# [REQUIREMENT]
All entries shown below must be given again word for word.

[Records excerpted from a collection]
:::

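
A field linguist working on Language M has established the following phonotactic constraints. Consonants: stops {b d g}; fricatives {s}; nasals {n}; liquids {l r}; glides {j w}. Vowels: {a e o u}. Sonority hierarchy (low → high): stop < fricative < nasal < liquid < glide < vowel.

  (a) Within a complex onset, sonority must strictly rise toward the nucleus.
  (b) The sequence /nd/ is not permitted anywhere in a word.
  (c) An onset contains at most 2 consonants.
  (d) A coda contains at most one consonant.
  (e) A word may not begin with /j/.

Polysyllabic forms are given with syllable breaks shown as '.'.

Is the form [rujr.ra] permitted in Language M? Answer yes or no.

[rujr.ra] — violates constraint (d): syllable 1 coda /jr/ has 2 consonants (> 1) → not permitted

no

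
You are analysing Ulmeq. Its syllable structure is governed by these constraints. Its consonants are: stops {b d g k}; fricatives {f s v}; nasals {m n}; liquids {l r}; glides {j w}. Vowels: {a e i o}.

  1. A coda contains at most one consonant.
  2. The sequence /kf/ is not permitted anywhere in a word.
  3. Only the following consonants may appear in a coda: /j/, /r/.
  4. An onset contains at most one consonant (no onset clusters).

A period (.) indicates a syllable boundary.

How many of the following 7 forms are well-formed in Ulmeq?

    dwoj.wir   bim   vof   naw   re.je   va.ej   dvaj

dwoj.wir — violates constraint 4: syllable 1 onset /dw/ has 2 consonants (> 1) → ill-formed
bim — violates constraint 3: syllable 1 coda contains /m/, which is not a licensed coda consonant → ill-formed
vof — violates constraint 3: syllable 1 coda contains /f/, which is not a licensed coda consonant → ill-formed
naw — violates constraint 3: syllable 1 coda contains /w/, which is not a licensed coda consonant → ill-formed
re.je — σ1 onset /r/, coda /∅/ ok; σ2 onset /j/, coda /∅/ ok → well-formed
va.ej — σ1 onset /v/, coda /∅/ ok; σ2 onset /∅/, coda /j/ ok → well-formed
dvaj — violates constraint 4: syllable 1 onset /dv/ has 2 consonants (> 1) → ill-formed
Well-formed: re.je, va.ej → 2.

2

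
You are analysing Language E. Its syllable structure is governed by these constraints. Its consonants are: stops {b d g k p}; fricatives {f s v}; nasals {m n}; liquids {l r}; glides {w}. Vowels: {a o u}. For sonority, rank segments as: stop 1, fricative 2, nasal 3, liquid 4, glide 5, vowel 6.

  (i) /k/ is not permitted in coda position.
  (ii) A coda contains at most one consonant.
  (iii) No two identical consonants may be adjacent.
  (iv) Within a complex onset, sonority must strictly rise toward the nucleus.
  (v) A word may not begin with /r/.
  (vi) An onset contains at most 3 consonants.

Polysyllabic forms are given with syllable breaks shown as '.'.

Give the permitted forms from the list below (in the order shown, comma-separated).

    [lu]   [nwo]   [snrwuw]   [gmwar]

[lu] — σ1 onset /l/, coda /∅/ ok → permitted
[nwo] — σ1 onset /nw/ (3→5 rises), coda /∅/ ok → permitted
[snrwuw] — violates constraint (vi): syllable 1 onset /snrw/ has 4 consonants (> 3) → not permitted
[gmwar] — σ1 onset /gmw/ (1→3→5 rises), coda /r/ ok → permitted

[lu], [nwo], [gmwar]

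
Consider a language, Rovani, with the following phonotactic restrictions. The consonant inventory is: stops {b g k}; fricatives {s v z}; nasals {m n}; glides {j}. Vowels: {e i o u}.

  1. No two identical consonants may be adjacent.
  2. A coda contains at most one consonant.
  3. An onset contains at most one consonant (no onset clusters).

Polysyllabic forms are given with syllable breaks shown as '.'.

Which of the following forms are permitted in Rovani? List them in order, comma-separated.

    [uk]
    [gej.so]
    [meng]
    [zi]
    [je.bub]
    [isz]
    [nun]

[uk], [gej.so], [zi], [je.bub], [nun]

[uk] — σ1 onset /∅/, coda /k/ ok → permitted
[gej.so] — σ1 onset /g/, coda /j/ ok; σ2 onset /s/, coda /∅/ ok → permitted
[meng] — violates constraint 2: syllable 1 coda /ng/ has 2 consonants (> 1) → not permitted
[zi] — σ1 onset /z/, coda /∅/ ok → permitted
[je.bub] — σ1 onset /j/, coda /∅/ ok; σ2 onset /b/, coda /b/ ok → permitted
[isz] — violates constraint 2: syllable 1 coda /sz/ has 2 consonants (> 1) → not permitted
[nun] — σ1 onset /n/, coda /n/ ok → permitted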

:::

# [ANSWER TO THIS PROBLEM]
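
A field linguist working on Language M has established the following phonotactic constraints. Consonants: stops {b d g}; fricatives {s}; nasals {n}; liquids {l r}; glides {j w}. Vowels: {a e o u}. Sonority hierarchy (low → high): stop < fricative < nasal < liquid < glide < vowel.

  (a) Within a complex onset, sonority must strictly rise toward the nucleus.
  (b) The sequence /nd/ is not permitted anywhere in a word.
  (c) An onset contains at most 2 consonants.
  (d) A coda contains at most one consonant.
  (e) A word may not begin with /j/.

Polysyllabic forms are given with syllable breaks shown as '.'.

Is the form [rujr.ra] permitted in Language M? Answer yes or no.

[rujr.ra] — violates constraint (d): syllable 1 coda /jr/ has 2 consonants (> 1) → not permitted

no

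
You are analysing Ulmeq. Its syllable structure is governed by these constraints. Its consonants are: stops {b d g k}; fricatives {f s v}; nasals {m n}; liquids {l r}; glides {j w}. Vowels: {a e i o}.

  1. A coda contains at most one consonant.
  2. The sequence /kf/ is not permitted anywhere in a word.
  3. Only the following consonants may appear in a coda: /j/, /r/.
  4. An onset contains at most one consonant (no onset clusters).

A period (.) indicates a syllable boundary.

How many of the following 7 forms are well-formed in Ulmeq?

    dwoj.wir   bim   vof   naw   re.je   va.ej   dvaj

dwoj.wir — violates constraint 4: syllable 1 onset /dw/ has 2 consonants (> 1) → ill-formed
bim — violates constraint 3: syllable 1 coda contains /m/, which is not a licensed coda consonant → ill-formed
vof — violates constraint 3: syllable 1 coda contains /f/, which is not a licensed coda consonant → ill-formed
naw — violates constraint 3: syllable 1 coda contains /w/, which is not a licensed coda consonant → ill-formed
re.je — σ1 onset /r/, coda /∅/ ok; σ2 onset /j/, coda /∅/ ok → well-formed
va.ej — σ1 onset /v/, coda /∅/ ok; σ2 onset /∅/, coda /j/ ok → well-formed
dvaj — violates constraint 4: syllable 1 onset /dv/ has 2 consonants (> 1) → ill-formed
Well-formed: re.je, va.ej → 2.

2

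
You are analysing Language E. Its syllable structure is governed by these constraints. Its consonants are: stops {b d g k p}; fricatives {f s v}; nasals {m n}; liquids {l r}; glides {w}. Vowels: {a o u}. For sonority, rank segments as: stop 1, fricative 2, nasal 3, liquid 4, glide 5, vowel 6.

  (i) /k/ is not permitted in coda position.
  (ii) A coda contains at most one consonant.
  (iii) No two identical consonants may be adjacent.
  (iv) Within a complex onset, sonority must strictly rise toward the nucleus.
  (v) A word may not begin with /r/.
  (vi) An onset contains at most 3 consonants.

Polysyllabic forms are given with syllable breaks shown as '.'.

Give the permitted forms from the list below (in the order shown, comma-separated).

    [lu]   [nwo]   [snrwuw]   [gmwar]

[lu] — σ1 onset /l/, coda /∅/ ok → permitted
[nwo] — σ1 onset /nw/ (3→5 rises), coda /∅/ ok → permitted
[snrwuw] — violates constraint (vi): syllable 1 onset /snrw/ has 4 consonants (> 3) → not permitted
[gmwar] — σ1 onset /gmw/ (1→3→5 rises), coda /r/ ok → permitted

[lu], [nwo], [gmwar]

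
Consider a language, Rovani, with the following phonotactic restrictions. The consonant inventory is: stops {b g k}; fricatives {s v z}; nasals {m n}; glides {j}. Vowels: {e i o u}.

  1. No two identical consonants may be adjacent.
  2. A coda contains at most one consonant.
  3. An onset contains at most one consonant (no onset clusters).

Polysyllabic forms are given with syllable breaks shown as '.'.

Which of the following forms are permitted in Rovani? List them in order, comma-separated.

    [uk]
    [gej.so]
    [meng]
    [zi]
    [je.bub]
    [isz]
    [nun]

[uk], [gej.so], [zi], [je.bub], [nun]

[uk] — σ1 onset /∅/, coda /k/ ok → permitted
[gej.so] — σ1 onset /g/, coda /j/ ok; σ2 onset /s/, coda /∅/ ok → permitted
[meng] — violates constraint 2: syllable 1 coda /ng/ has 2 consonants (> 1) → not permitted
[zi] — σ1 onset /z/, coda /∅/ ok → permitted
[je.bub] — σ1 onset /j/, coda /∅/ ok; σ2 onset /b/, coda /b/ ok → permitted
[isz] — violates constraint 2: syllable 1 coda /sz/ has 2 consonants (> 1) → not permitted
[nun] — σ1 onset /n/, coda /n/ ok → permitted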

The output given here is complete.